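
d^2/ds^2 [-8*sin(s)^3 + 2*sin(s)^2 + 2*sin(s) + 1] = 4*sin(s) - 18*sin(3*s) + 4*cos(2*s)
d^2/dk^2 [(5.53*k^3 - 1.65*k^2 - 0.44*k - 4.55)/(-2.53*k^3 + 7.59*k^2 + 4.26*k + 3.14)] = (-191.258892*k^6 - 340.709028000001*k^5 - 121.682880000001*k^4 - 1198.090068*k^3 + 640.640874*k^2 + 709.518888*k - 30.968052)/(16.194277*k^9 - 145.748493*k^8 + 355.441977*k^7 - 6.72094500000004*k^6 - 236.712366*k^5 - 752.835402*k^4 - 611.635668*k^3 - 395.453484*k^2 - 126.005688*k - 30.959144)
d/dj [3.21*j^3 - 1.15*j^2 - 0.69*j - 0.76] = 9.63*j^2 - 2.3*j - 0.69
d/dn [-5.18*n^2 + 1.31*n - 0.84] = 1.31 - 10.36*n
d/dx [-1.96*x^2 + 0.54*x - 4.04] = 0.54 - 3.92*x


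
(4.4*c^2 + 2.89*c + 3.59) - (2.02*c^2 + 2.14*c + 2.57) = 2.38*c^2 + 0.75*c + 1.02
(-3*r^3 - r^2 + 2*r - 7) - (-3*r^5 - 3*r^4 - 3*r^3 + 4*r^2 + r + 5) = 3*r^5 + 3*r^4 - 5*r^2 + r - 12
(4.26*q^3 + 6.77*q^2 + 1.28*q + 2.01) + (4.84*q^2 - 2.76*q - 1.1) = 4.26*q^3 + 11.61*q^2 - 1.48*q + 0.91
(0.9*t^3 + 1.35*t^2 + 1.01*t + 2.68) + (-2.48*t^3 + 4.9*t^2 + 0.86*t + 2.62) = -1.58*t^3 + 6.25*t^2 + 1.87*t + 5.3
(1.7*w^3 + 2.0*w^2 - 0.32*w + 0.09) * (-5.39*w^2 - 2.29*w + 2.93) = -9.163*w^5 - 14.673*w^4 + 2.1258*w^3 + 6.1077*w^2 - 1.1437*w + 0.2637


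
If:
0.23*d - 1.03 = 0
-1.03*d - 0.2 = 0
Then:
No Solution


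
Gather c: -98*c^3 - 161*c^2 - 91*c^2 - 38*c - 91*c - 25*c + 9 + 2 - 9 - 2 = -98*c^3 - 252*c^2 - 154*c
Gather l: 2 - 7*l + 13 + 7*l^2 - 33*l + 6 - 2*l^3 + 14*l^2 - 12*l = -2*l^3 + 21*l^2 - 52*l + 21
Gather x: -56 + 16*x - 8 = 16*x - 64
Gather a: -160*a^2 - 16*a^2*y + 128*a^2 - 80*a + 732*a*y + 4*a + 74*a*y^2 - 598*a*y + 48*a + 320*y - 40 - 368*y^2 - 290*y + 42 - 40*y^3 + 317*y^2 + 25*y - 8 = a^2*(-16*y - 32) + a*(74*y^2 + 134*y - 28) - 40*y^3 - 51*y^2 + 55*y - 6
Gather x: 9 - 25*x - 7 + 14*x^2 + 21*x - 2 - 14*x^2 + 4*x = 0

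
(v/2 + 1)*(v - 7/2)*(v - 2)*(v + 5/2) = v^4/2 - v^3/2 - 51*v^2/8 + 2*v + 35/2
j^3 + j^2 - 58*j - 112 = (j - 8)*(j + 2)*(j + 7)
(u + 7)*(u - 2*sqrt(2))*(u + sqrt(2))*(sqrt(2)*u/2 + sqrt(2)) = sqrt(2)*u^4/2 - u^3 + 9*sqrt(2)*u^3/2 - 9*u^2 + 5*sqrt(2)*u^2 - 18*sqrt(2)*u - 14*u - 28*sqrt(2)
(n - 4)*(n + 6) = n^2 + 2*n - 24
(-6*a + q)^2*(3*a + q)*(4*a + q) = 432*a^4 + 108*a^3*q - 36*a^2*q^2 - 5*a*q^3 + q^4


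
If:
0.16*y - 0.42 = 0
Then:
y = 2.62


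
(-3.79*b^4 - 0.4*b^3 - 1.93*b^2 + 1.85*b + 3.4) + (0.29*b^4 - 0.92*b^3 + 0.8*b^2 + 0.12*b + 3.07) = -3.5*b^4 - 1.32*b^3 - 1.13*b^2 + 1.97*b + 6.47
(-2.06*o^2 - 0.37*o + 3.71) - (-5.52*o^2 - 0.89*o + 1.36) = 3.46*o^2 + 0.52*o + 2.35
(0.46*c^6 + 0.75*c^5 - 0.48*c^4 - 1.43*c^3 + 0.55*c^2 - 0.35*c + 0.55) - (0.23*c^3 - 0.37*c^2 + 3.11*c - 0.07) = 0.46*c^6 + 0.75*c^5 - 0.48*c^4 - 1.66*c^3 + 0.92*c^2 - 3.46*c + 0.62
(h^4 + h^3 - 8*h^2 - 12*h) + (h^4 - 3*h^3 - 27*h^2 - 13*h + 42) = 2*h^4 - 2*h^3 - 35*h^2 - 25*h + 42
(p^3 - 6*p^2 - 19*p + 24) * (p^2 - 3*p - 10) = p^5 - 9*p^4 - 11*p^3 + 141*p^2 + 118*p - 240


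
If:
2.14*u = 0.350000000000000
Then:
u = 0.16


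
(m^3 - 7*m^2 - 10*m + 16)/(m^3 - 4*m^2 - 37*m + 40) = (m + 2)/(m + 5)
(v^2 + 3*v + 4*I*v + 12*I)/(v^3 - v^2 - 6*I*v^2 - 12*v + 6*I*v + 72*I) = (v + 4*I)/(v^2 + v*(-4 - 6*I) + 24*I)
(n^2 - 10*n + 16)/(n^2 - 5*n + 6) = (n - 8)/(n - 3)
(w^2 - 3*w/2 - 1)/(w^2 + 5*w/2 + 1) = (w - 2)/(w + 2)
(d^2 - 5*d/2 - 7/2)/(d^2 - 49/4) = 2*(d + 1)/(2*d + 7)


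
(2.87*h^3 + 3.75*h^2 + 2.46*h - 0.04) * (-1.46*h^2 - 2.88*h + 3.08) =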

■ ASSIGNMENT:
Once the lines of the entries containing the word "Gather" have been counted, report the number alone.

■ COMPLETED TASK:
5